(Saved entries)
+ + + +

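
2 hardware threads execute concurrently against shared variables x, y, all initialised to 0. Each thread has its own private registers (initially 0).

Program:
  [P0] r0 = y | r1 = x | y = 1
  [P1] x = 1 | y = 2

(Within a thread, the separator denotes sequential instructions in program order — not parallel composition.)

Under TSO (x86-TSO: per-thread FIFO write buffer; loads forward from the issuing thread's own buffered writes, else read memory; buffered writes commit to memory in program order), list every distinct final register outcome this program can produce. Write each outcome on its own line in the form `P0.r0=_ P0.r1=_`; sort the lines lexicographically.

P0.r0=0 P0.r1=0
P0.r0=0 P0.r1=1
P0.r0=2 P0.r1=1

outcome vector order: (P0.r0,P0.r1)
|TSO outcomes| = 3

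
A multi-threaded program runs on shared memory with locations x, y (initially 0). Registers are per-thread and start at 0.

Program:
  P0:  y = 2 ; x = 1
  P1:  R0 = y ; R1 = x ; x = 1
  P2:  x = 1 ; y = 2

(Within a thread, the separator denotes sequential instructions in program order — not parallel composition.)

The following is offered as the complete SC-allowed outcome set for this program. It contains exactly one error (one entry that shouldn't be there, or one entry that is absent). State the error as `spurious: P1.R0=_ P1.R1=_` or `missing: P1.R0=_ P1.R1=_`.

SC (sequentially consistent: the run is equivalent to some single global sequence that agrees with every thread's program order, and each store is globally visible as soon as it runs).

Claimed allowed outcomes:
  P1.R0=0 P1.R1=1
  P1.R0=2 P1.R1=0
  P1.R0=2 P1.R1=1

outcome vector order: (P1.R0,P1.R1)
SC: 4 outcomes — {<0 0> <0 1> <2 0> <2 1>}
SC∖claimed = {<0 0>}

missing: P1.R0=0 P1.R1=0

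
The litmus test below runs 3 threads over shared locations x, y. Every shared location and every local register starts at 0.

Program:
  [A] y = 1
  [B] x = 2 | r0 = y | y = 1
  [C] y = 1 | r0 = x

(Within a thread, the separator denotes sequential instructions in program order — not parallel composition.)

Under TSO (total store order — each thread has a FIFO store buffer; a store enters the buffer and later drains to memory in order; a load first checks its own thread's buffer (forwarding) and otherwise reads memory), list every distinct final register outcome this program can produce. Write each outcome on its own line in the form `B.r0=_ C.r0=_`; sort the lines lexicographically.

B.r0=0 C.r0=0
B.r0=0 C.r0=2
B.r0=1 C.r0=0
B.r0=1 C.r0=2

outcome vector order: (B.r0,C.r0)
|TSO outcomes| = 4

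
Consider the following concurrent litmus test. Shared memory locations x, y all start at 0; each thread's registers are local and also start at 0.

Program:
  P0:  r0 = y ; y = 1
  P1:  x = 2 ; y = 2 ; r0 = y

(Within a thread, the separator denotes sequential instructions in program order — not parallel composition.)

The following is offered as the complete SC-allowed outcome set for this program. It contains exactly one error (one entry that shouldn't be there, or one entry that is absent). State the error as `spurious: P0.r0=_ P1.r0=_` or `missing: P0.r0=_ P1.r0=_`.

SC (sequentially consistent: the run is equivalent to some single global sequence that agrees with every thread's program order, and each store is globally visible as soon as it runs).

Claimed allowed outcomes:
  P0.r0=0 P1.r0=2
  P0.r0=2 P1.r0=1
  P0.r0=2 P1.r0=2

outcome vector order: (P0.r0,P1.r0)
[SC] allowed = {0/1, 0/2, 2/1, 2/2}
SC∖claimed = {0/1}

missing: P0.r0=0 P1.r0=1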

+ + + +

If a line in the entries contains "State", copy it.

◆ **RESPONSE BOX**:
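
The following is offered as the complete SC-allowed outcome set for this program. It contains exactly one error (one entry that shouldn't be there, or one entry that is absent). State the error as `spurious: P1.R0=_ P1.R1=_` or `missing: P1.R0=_ P1.R1=_`.
The following is offered as the complete SC-allowed outcome set for this program. It contains exactly one error (one entry that shouldn't be there, or one entry that is absent). State the error as `spurious: P0.r0=_ P1.r0=_` or `missing: P0.r0=_ P1.r0=_`.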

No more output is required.